(Dataset records)
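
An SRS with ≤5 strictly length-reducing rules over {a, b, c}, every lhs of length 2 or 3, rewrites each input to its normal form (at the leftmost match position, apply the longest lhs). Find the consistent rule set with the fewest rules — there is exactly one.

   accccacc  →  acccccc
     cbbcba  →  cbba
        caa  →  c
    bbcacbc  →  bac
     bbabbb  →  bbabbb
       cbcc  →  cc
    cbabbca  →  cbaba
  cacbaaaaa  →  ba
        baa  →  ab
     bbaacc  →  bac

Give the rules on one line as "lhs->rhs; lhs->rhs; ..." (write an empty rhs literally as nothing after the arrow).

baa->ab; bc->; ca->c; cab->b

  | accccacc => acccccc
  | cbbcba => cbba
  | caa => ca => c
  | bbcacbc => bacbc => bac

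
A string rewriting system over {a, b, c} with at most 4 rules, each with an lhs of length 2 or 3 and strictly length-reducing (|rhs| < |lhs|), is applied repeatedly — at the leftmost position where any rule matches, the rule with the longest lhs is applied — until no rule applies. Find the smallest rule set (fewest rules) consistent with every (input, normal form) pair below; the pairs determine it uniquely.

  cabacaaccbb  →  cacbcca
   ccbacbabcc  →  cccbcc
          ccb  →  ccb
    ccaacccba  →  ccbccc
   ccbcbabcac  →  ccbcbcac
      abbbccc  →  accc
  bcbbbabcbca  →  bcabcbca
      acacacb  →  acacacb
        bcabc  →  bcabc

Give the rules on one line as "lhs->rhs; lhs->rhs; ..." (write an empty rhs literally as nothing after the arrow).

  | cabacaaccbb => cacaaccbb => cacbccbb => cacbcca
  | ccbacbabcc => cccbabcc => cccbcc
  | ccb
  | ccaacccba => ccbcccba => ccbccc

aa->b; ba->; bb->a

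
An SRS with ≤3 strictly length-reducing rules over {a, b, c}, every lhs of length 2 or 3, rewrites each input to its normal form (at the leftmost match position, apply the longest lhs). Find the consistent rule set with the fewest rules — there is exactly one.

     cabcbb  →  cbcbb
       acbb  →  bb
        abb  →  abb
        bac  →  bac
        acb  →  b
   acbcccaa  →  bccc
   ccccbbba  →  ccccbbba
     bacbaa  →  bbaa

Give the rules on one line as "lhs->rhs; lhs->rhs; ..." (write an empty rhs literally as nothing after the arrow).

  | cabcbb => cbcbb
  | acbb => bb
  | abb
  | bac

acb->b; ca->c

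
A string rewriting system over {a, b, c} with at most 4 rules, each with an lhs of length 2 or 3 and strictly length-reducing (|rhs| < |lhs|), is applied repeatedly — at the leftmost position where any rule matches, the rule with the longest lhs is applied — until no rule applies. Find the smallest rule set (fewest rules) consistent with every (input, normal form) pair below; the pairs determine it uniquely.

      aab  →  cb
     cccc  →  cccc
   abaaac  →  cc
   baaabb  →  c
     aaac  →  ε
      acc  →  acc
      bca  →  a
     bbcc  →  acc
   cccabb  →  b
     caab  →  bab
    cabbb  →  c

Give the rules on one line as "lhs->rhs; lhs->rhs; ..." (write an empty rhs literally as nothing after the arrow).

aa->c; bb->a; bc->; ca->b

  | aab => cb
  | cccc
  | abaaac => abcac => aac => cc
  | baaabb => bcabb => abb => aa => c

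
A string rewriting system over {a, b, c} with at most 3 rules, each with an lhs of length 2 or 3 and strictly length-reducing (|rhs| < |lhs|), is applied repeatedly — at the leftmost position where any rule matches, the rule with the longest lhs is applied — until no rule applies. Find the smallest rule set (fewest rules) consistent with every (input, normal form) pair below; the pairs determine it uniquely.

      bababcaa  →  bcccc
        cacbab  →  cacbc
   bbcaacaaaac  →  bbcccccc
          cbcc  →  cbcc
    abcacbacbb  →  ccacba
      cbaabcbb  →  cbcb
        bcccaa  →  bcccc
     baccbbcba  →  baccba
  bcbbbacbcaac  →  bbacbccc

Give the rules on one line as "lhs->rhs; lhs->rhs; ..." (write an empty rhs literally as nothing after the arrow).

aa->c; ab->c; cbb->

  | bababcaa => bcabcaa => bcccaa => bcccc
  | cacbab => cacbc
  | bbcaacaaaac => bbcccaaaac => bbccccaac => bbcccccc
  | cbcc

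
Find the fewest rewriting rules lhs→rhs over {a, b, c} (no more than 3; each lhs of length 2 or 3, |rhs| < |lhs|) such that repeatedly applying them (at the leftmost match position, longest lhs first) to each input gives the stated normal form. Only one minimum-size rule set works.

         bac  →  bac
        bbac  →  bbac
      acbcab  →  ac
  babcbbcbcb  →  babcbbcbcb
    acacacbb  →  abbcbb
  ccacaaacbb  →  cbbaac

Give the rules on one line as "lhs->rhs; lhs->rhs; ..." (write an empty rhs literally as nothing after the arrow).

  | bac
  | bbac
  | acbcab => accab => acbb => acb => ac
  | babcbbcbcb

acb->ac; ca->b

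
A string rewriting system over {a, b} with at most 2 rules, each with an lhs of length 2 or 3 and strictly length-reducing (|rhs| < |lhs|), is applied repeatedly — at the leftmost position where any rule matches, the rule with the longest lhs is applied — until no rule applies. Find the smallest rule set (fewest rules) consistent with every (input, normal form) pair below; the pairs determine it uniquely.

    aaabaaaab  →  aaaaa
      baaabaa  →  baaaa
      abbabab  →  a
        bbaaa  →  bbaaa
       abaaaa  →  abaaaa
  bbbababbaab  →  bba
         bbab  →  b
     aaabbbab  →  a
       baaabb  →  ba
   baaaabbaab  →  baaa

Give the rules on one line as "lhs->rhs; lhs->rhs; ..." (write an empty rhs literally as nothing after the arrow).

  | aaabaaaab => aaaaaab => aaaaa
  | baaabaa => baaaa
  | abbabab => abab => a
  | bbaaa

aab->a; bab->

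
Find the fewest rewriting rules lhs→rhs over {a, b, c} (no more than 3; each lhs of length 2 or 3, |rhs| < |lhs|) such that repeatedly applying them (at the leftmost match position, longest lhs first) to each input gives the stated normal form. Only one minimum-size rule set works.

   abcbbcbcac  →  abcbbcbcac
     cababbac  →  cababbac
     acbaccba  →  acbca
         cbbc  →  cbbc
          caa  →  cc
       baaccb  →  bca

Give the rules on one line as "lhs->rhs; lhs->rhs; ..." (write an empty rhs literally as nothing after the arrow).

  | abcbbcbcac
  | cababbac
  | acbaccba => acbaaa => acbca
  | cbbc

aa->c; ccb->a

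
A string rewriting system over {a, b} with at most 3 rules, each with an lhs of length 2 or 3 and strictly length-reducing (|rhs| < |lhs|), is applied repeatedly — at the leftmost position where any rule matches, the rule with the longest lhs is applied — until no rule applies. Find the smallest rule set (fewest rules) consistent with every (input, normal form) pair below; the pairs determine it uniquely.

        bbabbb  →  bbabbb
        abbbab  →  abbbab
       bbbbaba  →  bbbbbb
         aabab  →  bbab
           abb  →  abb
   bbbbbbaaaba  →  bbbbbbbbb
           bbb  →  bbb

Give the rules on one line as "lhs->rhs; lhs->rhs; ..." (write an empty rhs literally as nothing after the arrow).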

Task details.
Preserving every character, copy the records above out again.

Answer for this exercise.
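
An SRS with ≤5 strictly length-reducing rules over {a, b, c}, every lhs of length 2 or 3, rewrites each input to its normal form (at the leftmost match position, apply the longest lhs). Find the consistent rule set with the fewest rules — there is exactly one.

   accccacc  →  acccccc
     cbbcba  →  cbba
        caa  →  c
    bbcacbc  →  bac
     bbabbb  →  bbabbb
       cbcc  →  cc
    cbabbca  →  cbaba
  cacbaaaaa  →  ba
        baa  →  ab
     bbaacc  →  bac

Give the rules on one line as "lhs->rhs; lhs->rhs; ..." (write an empty rhs literally as nothing after the arrow).

baa->ab; bc->; ca->c; cab->b

  | accccacc => acccccc
  | cbbcba => cbba
  | caa => ca => c
  | bbcacbc => bacbc => bac

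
A string rewriting system over {a, b, c} with at most 4 rules, each with an lhs of length 2 or 3 and strictly length-reducing (|rhs| < |lhs|), is applied repeatedly — at the leftmost position where any rule matches, the rule with the longest lhs is applied — until no rule applies. Find the smallest rule set (fewest rules) consistent with every (input, normal form) pair below; the pairs determine it uniquely.

  cabacaaccbb  →  cacbcca
   ccbacbabcc  →  cccbcc
          ccb  →  ccb
    ccaacccba  →  ccbccc
   ccbcbabcac  →  ccbcbcac
      abbbccc  →  accc
  bcbbbabcbca  →  bcabcbca
      acacacb  →  acacacb
        bcabc  →  bcabc

Give the rules on one line as "lhs->rhs; lhs->rhs; ..." (write an empty rhs literally as nothing after the arrow).

  | cabacaaccbb => cacaaccbb => cacbccbb => cacbcca
  | ccbacbabcc => cccbabcc => cccbcc
  | ccb
  | ccaacccba => ccbcccba => ccbccc

aa->b; ba->; bb->a

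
An SRS with ≤3 strictly length-reducing rules over {a, b, c}, every lhs of length 2 or 3, rewrites each input to its normal form (at the leftmost match position, apply the longest lhs). Find the consistent rule set with the fewest rules — there is exactly one.

     cabcbb  →  cbcbb
       acbb  →  bb
        abb  →  abb
        bac  →  bac
        acb  →  b
   acbcccaa  →  bccc
   ccccbbba  →  ccccbbba
     bacbaa  →  bbaa

Give the rules on one line as "lhs->rhs; lhs->rhs; ..." (write an empty rhs literally as nothing after the arrow).

  | cabcbb => cbcbb
  | acbb => bb
  | abb
  | bac

acb->b; ca->c

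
A string rewriting system over {a, b, c} with at most 4 rules, each with an lhs of length 2 or 3 and strictly length-reducing (|rhs| < |lhs|), is applied repeatedly — at the leftmost position where any rule matches, the rule with the longest lhs is applied — until no rule applies. Find the smallest rule set (fewest rules) consistent with every (input, normal form) pair below; the pairs determine it uniquely.

      aab  →  cb
     cccc  →  cccc
   abaaac  →  cc
   baaabb  →  c
     aaac  →  ε
      acc  →  acc
      bca  →  a
     bbcc  →  acc
   cccabb  →  b
     caab  →  bab
    cabbb  →  c

Give the rules on one line as "lhs->rhs; lhs->rhs; ..." (write an empty rhs literally as nothing after the arrow).

aa->c; bb->a; bc->; ca->b

  | aab => cb
  | cccc
  | abaaac => abcac => aac => cc
  | baaabb => bcabb => abb => aa => c

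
A string rewriting system over {a, b, c} with at most 3 rules, each with an lhs of length 2 or 3 and strictly length-reducing (|rhs| < |lhs|), is applied repeatedly — at the leftmost position where any rule matches, the rule with the longest lhs is applied — until no rule applies. Find the smallest rule set (fewest rules) consistent with every (input, normal form) pair below; the pairs determine it uniquely.

      bababcaa  →  bcccc
        cacbab  →  cacbc
   bbcaacaaaac  →  bbcccccc
          cbcc  →  cbcc
    abcacbacbb  →  ccacba
      cbaabcbb  →  cbcb
        bcccaa  →  bcccc
     baccbbcba  →  baccba
  bcbbbacbcaac  →  bbacbccc

Give the rules on one line as "lhs->rhs; lhs->rhs; ..." (write an empty rhs literally as nothing after the arrow).

aa->c; ab->c; cbb->

  | bababcaa => bcabcaa => bcccaa => bcccc
  | cacbab => cacbc
  | bbcaacaaaac => bbcccaaaac => bbccccaac => bbcccccc
  | cbcc

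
Find the fewest rewriting rules lhs→rhs over {a, b, c} (no more than 3; each lhs of length 2 or 3, |rhs| < |lhs|) such that repeatedly applying them (at the leftmost match position, longest lhs first) to each input gives the stated normal form. Only one minimum-size rule set works.

         bac  →  bac
        bbac  →  bbac
      acbcab  →  ac
  babcbbcbcb  →  babcbbcbcb
    acacacbb  →  abbcbb
  ccacaaacbb  →  cbbaac

Give the rules on one line as "lhs->rhs; lhs->rhs; ..." (write an empty rhs literally as nothing after the arrow).

  | bac
  | bbac
  | acbcab => accab => acbb => acb => ac
  | babcbbcbcb

acb->ac; ca->b

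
A string rewriting system over {a, b} with at most 2 rules, each with an lhs of length 2 or 3 and strictly length-reducing (|rhs| < |lhs|), is applied repeatedly — at the leftmost position where any rule matches, the rule with the longest lhs is applied — until no rule applies. Find the smallest rule set (fewest rules) consistent with every (input, normal form) pair below; the pairs determine it uniquely.

    aaabaaaab  →  aaaaa
      baaabaa  →  baaaa
      abbabab  →  a
        bbaaa  →  bbaaa
       abaaaa  →  abaaaa
  bbbababbaab  →  bba
         bbab  →  b
     aaabbbab  →  a
       baaabb  →  ba
   baaaabbaab  →  baaa

Give the rules on one line as "lhs->rhs; lhs->rhs; ..." (write an empty rhs literally as nothing after the arrow).

  | aaabaaaab => aaaaaab => aaaaa
  | baaabaa => baaaa
  | abbabab => abab => a
  | bbaaa

aab->a; bab->

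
Find the fewest rewriting rules lhs→rhs over {a, b, c} (no more than 3; each lhs of length 2 or 3, |rhs| < |lhs|) such that repeatedly applying them (at the leftmost match position, longest lhs first) to each input gives the stated normal form. Only one minimum-size rule set works.

   abcbbcbcac  →  abcbbcbcac
     cababbac  →  cababbac
     acbaccba  →  acbca
         cbbc  →  cbbc
          caa  →  cc
       baaccb  →  bca

Give the rules on one line as "lhs->rhs; lhs->rhs; ..." (write an empty rhs literally as nothing after the arrow).

  | abcbbcbcac
  | cababbac
  | acbaccba => acbaaa => acbca
  | cbbc

aa->c; ccb->a

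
A string rewriting system over {a, b} with at most 3 rules, each with an lhs of length 2 or 3 and strictly length-reducing (|rhs| < |lhs|), is applied repeatedly — at the leftmost position where any rule matches, the rule with the longest lhs is applied — until no rule applies. Find the smallest rule set (fewest rules) consistent with every (input, normal form) pair below; the pairs determine it uniquely.

        bbabbb  →  bbabbb
        abbbab  →  abbbab
       bbbbaba  →  bbbbbb
         aabab  →  bbab
           abb  →  abb
   bbbbbbaaaba  →  bbbbbbbbb
           bbb  →  bbb

Give the rules on one line as "lhs->rhs; lhs->rhs; ..." (write an empty rhs literally as nothing after the arrow).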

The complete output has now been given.